→ **DATA UNDER STUDY**
Start of Block

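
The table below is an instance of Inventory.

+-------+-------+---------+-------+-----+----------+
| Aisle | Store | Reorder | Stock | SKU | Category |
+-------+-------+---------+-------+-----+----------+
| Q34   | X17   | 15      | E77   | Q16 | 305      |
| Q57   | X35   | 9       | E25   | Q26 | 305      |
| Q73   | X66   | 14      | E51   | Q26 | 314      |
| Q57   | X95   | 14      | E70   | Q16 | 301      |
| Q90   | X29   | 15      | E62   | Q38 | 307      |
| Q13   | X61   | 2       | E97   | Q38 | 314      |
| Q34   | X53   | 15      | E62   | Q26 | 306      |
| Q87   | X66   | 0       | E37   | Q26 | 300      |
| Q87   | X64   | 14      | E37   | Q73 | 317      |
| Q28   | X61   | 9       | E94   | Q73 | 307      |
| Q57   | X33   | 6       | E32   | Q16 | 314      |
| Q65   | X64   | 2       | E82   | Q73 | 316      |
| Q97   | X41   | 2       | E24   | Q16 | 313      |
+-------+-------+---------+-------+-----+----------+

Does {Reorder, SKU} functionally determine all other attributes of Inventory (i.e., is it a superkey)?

Yes

All 13 rows have distinct {Reorder, SKU} values, so {Reorder, SKU} → (all attributes) holds and {Reorder, SKU} is a superkey.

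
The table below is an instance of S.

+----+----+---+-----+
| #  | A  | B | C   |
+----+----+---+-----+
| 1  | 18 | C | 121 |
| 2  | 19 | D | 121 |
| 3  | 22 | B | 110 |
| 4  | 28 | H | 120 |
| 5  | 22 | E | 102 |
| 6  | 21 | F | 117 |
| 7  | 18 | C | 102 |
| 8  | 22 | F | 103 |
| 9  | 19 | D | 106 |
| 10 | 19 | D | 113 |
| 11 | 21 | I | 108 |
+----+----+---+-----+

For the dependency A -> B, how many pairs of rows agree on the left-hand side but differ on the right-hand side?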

End of Block

→ **EXERCISE GOAL**
In the records above, some lines hold the word "below". Say how many, and nothing more.

→ **WRITTEN SOLUTION**
2